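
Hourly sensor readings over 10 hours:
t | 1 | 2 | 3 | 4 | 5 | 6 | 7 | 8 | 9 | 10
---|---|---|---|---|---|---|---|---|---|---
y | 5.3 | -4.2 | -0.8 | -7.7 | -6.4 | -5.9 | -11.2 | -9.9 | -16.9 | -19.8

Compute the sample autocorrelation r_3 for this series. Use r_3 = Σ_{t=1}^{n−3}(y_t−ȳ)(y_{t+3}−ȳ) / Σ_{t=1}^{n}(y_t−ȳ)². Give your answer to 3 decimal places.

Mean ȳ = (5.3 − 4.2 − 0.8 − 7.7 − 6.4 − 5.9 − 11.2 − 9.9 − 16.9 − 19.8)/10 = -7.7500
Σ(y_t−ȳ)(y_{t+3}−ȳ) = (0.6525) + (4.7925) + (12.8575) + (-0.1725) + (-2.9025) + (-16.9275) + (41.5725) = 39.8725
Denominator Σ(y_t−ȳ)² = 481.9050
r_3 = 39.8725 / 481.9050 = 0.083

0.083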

★ ★ ★ ★ ★

* [Exercise prompt]: Each entry above is to be transcribed word for word.

* [Answer to the exercise]:
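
Hourly sensor readings over 10 hours:
t | 1 | 2 | 3 | 4 | 5 | 6 | 7 | 8 | 9 | 10
---|---|---|---|---|---|---|---|---|---|---
y | 5.3 | -4.2 | -0.8 | -7.7 | -6.4 | -5.9 | -11.2 | -9.9 | -16.9 | -19.8

Compute the sample autocorrelation r_3 for this series. Use r_3 = Σ_{t=1}^{n−3}(y_t−ȳ)(y_{t+3}−ȳ) / Σ_{t=1}^{n}(y_t−ȳ)². Give your answer to 3 decimal places.

Mean ȳ = (5.3 − 4.2 − 0.8 − 7.7 − 6.4 − 5.9 − 11.2 − 9.9 − 16.9 − 19.8)/10 = -7.7500
Σ(y_t−ȳ)(y_{t+3}−ȳ) = (0.6525) + (4.7925) + (12.8575) + (-0.1725) + (-2.9025) + (-16.9275) + (41.5725) = 39.8725
Denominator Σ(y_t−ȳ)² = 481.9050
r_3 = 39.8725 / 481.9050 = 0.083

0.083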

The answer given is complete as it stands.